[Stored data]
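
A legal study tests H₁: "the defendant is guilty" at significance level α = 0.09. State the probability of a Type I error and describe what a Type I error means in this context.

P(Type I error) = α = 0.09. A Type I error is rejecting H₀ when H₀ is actually true (false positive) — here, concluding that the defendant is guilty when in fact this is not the case. Consequence: convicting an innocent person.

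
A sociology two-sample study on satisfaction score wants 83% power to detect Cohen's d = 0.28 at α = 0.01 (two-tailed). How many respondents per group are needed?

z_{α/2} = 2.576, z_β = Φ⁻¹(0.83) = 0.954. For small effect (d = 0.28): n per group = 2(z_{α/2} + z_β)²/d² = 2(2.576 + 0.954)²/0.28² = 317.9 → 318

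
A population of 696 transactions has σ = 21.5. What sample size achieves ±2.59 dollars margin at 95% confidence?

Without FPC: n₀ = (1.96×21.5/2.59)² = 264.722. With FPC: n = n₀N/(n₀+N-1) = 192.0 → n = 192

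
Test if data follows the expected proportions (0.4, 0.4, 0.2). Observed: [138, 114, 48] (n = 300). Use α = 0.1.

Expected: [120.0, 120.0, 60.0]. χ² = 5.4. df = 2, critical = 4.605. Reject H₀.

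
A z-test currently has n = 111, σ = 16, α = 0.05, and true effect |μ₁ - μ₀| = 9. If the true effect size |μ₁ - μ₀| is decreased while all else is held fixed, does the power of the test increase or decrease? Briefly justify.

Power decreases: a smaller true effect decreases the non-centrality λ = |μ₁ - μ₀|/(σ/√n).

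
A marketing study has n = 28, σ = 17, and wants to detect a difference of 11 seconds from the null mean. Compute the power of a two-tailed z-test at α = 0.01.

SE = σ/√n = 17/√28 = 3.213. Non-centrality λ = d/SE = 11/3.213 = 3.424. Power ≈ Φ(λ - z_{α/2}) = Φ(3.424 - 2.576) = Φ(0.848) = 0.802.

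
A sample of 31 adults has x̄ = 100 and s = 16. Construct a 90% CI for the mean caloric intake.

CI = x̄ ± t*(s/√n) = 100 ± 1.697(16/√31) = (95.12, 104.88)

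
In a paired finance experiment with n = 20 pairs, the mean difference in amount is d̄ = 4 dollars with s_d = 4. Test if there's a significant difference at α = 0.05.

t = d̄/(s_d/√n) = 4/(4/√20) = 4.472. df = 19, critical t = ±2.093. Reject H₀.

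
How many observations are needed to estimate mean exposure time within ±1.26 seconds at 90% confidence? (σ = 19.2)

n = (z*σ/E)² = (1.645×19.2/1.26)² = 628.3 → n = 629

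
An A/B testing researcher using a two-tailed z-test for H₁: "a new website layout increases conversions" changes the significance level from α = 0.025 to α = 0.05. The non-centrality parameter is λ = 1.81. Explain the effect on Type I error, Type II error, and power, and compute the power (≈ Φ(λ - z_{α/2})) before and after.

Increasing α from 0.025 to 0.05:
• Type I error rate increases (α is the Type I rate by definition).
• Critical value moves from z_{α/2} = 2.241 to 1.96, so power = Φ(λ - z_{α/2}) goes from Φ(1.81 - 2.241) = 0.333 to Φ(1.81 - 1.96) = 0.44.
• Type II error rate β = 1 - power therefore decreases (0.667 → 0.56).
Appropriate when false negatives are costly — here, discarding a layout that would have improved conversions — lost revenue.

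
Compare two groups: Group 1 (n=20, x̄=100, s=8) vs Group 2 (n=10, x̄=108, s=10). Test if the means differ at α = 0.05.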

**WHAT YOU WILL DO:** In your response, give all the records again with nothing altered.

**EXERCISE ANSWER:**
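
A legal study tests H₁: "the defendant is guilty" at significance level α = 0.09. State the probability of a Type I error and describe what a Type I error means in this context.

P(Type I error) = α = 0.09. A Type I error is rejecting H₀ when H₀ is actually true (false positive) — here, concluding that the defendant is guilty when in fact this is not the case. Consequence: convicting an innocent person.

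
A sociology two-sample study on satisfaction score wants 83% power to detect Cohen's d = 0.28 at α = 0.01 (two-tailed). How many respondents per group are needed?

z_{α/2} = 2.576, z_β = Φ⁻¹(0.83) = 0.954. For small effect (d = 0.28): n per group = 2(z_{α/2} + z_β)²/d² = 2(2.576 + 0.954)²/0.28² = 317.9 → 318

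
A population of 696 transactions has σ = 21.5. What sample size achieves ±2.59 dollars margin at 95% confidence?

Without FPC: n₀ = (1.96×21.5/2.59)² = 264.722. With FPC: n = n₀N/(n₀+N-1) = 192.0 → n = 192

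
Test if data follows the expected proportions (0.4, 0.4, 0.2). Observed: [138, 114, 48] (n = 300). Use α = 0.1.

Expected: [120.0, 120.0, 60.0]. χ² = 5.4. df = 2, critical = 4.605. Reject H₀.

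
A z-test currently has n = 111, σ = 16, α = 0.05, and true effect |μ₁ - μ₀| = 9. If the true effect size |μ₁ - μ₀| is decreased while all else is held fixed, does the power of the test increase or decrease? Briefly justify.

Power decreases: a smaller true effect decreases the non-centrality λ = |μ₁ - μ₀|/(σ/√n).

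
A marketing study has n = 28, σ = 17, and wants to detect a difference of 11 seconds from the null mean. Compute the power of a two-tailed z-test at α = 0.01.

SE = σ/√n = 17/√28 = 3.213. Non-centrality λ = d/SE = 11/3.213 = 3.424. Power ≈ Φ(λ - z_{α/2}) = Φ(3.424 - 2.576) = Φ(0.848) = 0.802.

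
A sample of 31 adults has x̄ = 100 and s = 16. Construct a 90% CI for the mean caloric intake.

CI = x̄ ± t*(s/√n) = 100 ± 1.697(16/√31) = (95.12, 104.88)

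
In a paired finance experiment with n = 20 pairs, the mean difference in amount is d̄ = 4 dollars with s_d = 4. Test if there's a significant difference at α = 0.05.

t = d̄/(s_d/√n) = 4/(4/√20) = 4.472. df = 19, critical t = ±2.093. Reject H₀.

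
How many observations are needed to estimate mean exposure time within ±1.26 seconds at 90% confidence? (σ = 19.2)

n = (z*σ/E)² = (1.645×19.2/1.26)² = 628.3 → n = 629

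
An A/B testing researcher using a two-tailed z-test for H₁: "a new website layout increases conversions" changes the significance level from α = 0.025 to α = 0.05. The non-centrality parameter is λ = 1.81. Explain the effect on Type I error, Type II error, and power, and compute the power (≈ Φ(λ - z_{α/2})) before and after.

Increasing α from 0.025 to 0.05:
• Type I error rate increases (α is the Type I rate by definition).
• Critical value moves from z_{α/2} = 2.241 to 1.96, so power = Φ(λ - z_{α/2}) goes from Φ(1.81 - 2.241) = 0.333 to Φ(1.81 - 1.96) = 0.44.
• Type II error rate β = 1 - power therefore decreases (0.667 → 0.56).
Appropriate when false negatives are costly — here, discarding a layout that would have improved conversions — lost revenue.

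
Compare two groups: Group 1 (n=20, x̄=100, s=8) vs Group 2 (n=10, x̄=108, s=10). Test if the means differ at α = 0.05.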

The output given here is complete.